■ Requirement
Look through the data for the string "dwarf". Copy every line where it is found.

■ Listed entries
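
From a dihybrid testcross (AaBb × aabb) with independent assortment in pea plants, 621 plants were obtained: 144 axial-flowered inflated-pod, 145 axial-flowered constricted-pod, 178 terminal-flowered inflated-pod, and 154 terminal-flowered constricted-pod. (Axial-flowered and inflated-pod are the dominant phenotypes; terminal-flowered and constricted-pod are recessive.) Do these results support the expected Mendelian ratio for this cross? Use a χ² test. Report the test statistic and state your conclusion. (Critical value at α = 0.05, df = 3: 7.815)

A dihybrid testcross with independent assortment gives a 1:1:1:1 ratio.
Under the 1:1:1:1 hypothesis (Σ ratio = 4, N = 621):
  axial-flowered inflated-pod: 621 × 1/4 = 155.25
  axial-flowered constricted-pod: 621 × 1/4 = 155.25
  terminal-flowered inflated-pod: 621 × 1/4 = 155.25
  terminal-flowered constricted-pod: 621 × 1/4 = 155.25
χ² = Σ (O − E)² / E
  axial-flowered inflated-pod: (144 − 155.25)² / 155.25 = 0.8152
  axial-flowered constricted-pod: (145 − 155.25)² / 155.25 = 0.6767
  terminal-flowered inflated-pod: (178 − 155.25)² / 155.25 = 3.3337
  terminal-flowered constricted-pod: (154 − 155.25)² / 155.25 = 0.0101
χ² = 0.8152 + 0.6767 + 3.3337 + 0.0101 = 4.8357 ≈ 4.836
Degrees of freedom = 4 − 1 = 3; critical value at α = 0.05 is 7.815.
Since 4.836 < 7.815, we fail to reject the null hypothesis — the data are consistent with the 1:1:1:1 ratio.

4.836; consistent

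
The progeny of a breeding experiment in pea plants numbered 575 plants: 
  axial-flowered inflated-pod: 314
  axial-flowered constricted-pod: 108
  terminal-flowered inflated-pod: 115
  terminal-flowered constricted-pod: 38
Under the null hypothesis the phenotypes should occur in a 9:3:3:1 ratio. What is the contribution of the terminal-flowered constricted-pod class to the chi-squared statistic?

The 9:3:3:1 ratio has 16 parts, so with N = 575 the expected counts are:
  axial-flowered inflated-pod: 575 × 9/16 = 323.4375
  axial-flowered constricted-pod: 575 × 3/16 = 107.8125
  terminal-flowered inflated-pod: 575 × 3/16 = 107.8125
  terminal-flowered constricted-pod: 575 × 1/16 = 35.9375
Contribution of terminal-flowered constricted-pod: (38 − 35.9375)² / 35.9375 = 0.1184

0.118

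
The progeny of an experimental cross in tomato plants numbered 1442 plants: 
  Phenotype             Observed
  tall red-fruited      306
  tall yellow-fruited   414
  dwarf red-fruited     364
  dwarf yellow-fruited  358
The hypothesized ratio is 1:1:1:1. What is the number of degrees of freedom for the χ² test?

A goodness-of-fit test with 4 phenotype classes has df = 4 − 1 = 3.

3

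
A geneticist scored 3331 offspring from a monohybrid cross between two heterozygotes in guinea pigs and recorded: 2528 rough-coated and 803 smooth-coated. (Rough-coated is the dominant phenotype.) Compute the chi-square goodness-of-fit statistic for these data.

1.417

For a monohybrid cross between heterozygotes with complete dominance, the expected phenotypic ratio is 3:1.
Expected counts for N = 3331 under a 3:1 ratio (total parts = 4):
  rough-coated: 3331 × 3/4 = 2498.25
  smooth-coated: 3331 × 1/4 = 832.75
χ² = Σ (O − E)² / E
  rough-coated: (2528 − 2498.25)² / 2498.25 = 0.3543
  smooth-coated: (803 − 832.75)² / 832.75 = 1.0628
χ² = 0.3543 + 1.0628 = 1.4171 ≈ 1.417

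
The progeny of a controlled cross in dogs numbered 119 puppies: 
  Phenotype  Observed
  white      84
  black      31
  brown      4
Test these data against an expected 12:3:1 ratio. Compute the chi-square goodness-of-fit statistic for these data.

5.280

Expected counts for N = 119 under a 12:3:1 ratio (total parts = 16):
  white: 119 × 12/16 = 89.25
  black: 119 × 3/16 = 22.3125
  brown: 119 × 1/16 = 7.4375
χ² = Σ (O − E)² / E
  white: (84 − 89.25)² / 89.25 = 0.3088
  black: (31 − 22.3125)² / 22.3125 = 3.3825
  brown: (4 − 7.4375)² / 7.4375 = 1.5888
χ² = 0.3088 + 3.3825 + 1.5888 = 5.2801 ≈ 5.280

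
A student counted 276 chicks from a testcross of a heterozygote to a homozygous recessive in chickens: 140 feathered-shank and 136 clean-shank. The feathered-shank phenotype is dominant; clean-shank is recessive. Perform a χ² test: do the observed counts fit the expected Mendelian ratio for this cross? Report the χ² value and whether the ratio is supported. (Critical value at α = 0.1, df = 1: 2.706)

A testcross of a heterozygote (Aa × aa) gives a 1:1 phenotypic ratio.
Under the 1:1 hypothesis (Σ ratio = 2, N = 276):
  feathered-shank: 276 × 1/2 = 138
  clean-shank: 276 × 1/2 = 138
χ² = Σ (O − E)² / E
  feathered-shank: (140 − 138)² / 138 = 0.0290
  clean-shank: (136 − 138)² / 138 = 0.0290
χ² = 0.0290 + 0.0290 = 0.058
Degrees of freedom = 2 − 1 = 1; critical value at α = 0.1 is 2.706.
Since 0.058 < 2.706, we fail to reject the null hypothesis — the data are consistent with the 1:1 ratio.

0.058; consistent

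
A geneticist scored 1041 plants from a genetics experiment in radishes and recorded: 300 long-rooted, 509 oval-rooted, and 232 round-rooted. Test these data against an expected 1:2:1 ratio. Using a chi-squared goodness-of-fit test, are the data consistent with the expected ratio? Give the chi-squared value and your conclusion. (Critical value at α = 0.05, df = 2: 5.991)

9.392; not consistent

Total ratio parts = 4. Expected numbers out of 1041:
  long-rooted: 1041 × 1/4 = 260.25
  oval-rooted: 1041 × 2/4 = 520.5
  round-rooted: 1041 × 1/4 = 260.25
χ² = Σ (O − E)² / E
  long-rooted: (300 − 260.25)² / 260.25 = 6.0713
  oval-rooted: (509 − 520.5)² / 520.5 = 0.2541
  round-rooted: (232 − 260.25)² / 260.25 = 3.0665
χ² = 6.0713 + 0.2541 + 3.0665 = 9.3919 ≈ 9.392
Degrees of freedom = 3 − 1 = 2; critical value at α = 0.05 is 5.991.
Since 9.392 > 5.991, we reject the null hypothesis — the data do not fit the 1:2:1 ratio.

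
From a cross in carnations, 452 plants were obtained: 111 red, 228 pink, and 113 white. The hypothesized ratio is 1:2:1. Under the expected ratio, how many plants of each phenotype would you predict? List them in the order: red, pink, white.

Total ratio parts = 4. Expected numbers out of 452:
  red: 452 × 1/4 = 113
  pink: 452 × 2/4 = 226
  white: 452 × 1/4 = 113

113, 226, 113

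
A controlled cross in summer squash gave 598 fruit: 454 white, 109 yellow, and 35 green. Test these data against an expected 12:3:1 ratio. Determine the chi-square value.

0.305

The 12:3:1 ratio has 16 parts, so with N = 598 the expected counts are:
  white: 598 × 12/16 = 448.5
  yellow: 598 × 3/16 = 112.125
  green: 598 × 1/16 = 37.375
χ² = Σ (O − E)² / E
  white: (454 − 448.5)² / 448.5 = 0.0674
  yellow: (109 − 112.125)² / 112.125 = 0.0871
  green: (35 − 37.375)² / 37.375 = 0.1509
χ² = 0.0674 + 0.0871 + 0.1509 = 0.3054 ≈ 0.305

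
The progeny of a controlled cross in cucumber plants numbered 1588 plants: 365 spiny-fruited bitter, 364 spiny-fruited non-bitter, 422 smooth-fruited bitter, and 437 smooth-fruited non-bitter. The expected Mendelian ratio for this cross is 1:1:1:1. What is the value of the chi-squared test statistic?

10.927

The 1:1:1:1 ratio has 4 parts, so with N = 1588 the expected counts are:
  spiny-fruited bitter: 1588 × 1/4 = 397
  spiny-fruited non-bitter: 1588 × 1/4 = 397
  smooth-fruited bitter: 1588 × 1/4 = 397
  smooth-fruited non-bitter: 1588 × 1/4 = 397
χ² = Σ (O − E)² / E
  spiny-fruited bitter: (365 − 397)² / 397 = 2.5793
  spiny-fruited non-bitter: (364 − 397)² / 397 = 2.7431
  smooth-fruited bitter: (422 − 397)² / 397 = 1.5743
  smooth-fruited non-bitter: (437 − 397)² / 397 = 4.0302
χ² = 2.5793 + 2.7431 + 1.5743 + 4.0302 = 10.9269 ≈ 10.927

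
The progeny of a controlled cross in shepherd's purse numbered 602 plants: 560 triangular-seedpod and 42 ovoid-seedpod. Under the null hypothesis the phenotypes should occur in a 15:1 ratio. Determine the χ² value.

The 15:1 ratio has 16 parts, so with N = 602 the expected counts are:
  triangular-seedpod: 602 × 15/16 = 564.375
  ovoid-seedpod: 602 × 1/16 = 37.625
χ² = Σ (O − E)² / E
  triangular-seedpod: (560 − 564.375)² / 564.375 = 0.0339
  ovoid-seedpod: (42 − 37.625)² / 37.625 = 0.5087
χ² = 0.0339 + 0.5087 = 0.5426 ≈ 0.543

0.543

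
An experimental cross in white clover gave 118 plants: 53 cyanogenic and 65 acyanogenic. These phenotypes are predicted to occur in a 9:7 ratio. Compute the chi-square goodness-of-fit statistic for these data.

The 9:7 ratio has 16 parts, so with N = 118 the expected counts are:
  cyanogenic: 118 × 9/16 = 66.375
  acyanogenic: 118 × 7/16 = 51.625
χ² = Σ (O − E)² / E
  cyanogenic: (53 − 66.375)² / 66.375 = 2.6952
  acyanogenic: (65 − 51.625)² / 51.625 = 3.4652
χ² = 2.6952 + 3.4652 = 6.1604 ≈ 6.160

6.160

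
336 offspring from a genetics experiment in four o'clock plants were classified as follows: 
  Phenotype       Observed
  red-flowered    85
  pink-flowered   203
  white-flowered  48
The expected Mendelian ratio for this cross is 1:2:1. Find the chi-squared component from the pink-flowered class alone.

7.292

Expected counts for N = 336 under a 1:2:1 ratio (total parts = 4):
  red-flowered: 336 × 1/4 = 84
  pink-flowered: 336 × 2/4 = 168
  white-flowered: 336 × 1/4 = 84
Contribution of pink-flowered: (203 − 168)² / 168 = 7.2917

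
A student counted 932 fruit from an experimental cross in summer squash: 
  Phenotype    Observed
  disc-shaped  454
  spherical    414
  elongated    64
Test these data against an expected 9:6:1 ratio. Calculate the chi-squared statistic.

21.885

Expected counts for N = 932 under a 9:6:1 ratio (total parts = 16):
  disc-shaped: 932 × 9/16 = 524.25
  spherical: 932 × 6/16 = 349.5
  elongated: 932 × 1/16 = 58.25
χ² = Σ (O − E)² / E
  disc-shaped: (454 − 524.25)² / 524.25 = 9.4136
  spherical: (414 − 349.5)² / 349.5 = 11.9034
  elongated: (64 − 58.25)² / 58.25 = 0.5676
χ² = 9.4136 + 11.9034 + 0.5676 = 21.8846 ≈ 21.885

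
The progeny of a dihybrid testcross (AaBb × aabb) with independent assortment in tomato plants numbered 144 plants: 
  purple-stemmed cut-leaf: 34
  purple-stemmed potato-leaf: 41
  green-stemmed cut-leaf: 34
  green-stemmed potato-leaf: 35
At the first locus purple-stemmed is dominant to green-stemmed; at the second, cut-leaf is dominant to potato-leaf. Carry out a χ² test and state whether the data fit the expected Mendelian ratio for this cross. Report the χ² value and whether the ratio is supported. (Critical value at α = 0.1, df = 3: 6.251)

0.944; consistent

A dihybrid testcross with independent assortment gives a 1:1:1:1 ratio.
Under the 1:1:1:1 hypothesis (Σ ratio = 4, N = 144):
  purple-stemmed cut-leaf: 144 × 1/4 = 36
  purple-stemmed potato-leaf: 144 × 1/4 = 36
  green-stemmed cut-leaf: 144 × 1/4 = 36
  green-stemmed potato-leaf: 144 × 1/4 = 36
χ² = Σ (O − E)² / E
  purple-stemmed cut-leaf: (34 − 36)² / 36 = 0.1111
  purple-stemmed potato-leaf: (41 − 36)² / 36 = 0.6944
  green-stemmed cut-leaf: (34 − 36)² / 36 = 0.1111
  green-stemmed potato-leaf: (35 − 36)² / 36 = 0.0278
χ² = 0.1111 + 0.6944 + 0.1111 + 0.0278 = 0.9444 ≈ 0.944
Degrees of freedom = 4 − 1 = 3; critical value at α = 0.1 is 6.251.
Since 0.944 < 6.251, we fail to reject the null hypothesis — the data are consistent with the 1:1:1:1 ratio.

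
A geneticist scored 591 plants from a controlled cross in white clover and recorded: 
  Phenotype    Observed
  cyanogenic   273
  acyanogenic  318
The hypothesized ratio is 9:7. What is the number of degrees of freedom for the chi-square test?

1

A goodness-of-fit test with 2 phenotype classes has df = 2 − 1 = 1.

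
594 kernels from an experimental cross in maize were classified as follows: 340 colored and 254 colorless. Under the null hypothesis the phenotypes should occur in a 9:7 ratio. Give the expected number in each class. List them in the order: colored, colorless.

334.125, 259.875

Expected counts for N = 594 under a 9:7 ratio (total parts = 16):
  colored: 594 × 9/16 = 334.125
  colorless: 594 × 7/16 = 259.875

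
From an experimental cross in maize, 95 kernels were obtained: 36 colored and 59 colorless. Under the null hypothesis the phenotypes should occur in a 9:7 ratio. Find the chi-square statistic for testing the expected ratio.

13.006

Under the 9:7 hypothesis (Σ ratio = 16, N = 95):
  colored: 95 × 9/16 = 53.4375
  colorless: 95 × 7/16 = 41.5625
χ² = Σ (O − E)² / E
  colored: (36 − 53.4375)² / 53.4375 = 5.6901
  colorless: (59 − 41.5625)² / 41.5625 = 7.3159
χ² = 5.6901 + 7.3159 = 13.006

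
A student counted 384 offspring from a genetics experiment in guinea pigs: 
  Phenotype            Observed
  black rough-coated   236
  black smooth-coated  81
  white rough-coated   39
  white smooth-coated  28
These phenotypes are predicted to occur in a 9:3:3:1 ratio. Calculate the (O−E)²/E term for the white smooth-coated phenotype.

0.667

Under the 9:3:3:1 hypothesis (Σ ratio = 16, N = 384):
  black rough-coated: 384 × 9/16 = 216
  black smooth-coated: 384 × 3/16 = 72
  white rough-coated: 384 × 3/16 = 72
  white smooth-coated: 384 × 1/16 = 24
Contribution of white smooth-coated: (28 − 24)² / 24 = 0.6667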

■ Reply
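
  dwarf red-fruited     364
  dwarf yellow-fruited  358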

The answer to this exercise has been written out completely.